LISTED RECORDS =>
....................
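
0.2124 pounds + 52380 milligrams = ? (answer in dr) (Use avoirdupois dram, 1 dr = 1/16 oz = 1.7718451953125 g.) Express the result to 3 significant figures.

0.2124 lb = 54.3744 dr and 52380 mg = 29.5624 dr.
54.3744 + 29.5624 ≈ 83.9 dr.

83.9 dr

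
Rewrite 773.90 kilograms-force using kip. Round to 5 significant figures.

1.7062 kip

1 kilogram-force = 0.00220462 kip.
Then 773.90 × 0.00220462 ≈ 1.7062 kip.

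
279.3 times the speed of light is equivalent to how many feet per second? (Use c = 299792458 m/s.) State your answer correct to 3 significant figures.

2.75 × 10^11 ft/s

1 c = 9.83571 × 10^8 ft/s.
279.3 × 9.83571 × 10^8 ≈ 2.75 × 10^11 ft/s.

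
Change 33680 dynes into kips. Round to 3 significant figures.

7.57 × 10^-5 kips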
....................
WHAT YOU HAVE TO DO => The reply should consist of all the records, repeated exactly.

TASK SOLUTION =>
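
0.2124 pounds + 52380 milligrams = ? (answer in dr) (Use avoirdupois dram, 1 dr = 1/16 oz = 1.7718451953125 g.) Express the result to 3 significant figures.

0.2124 lb = 54.3744 dr and 52380 mg = 29.5624 dr.
54.3744 + 29.5624 ≈ 83.9 dr.

83.9 dr

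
Rewrite 773.90 kilograms-force using kip. Round to 5 significant figures.

1.7062 kip

1 kilogram-force = 0.00220462 kip.
Then 773.90 × 0.00220462 ≈ 1.7062 kip.

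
279.3 times the speed of light is equivalent to how many feet per second? (Use c = 299792458 m/s.) State your answer correct to 3 significant figures.

2.75 × 10^11 ft/s

1 c = 9.83571 × 10^8 ft/s.
279.3 × 9.83571 × 10^8 ≈ 2.75 × 10^11 ft/s.

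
Change 33680 dynes into kips. Round to 3 significant figures.

7.57 × 10^-5 kips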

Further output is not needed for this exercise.